_WHAT THE TASK REQUIRES_: Go through the entries below and collect each line with the string "polygon" in it.

_TASK DATA_:
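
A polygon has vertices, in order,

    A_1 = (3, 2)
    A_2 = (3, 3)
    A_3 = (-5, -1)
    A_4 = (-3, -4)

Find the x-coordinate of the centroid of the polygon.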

_TASK ANSWER_:
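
A polygon has vertices, in order,
Find the x-coordinate of the centroid of the polygon.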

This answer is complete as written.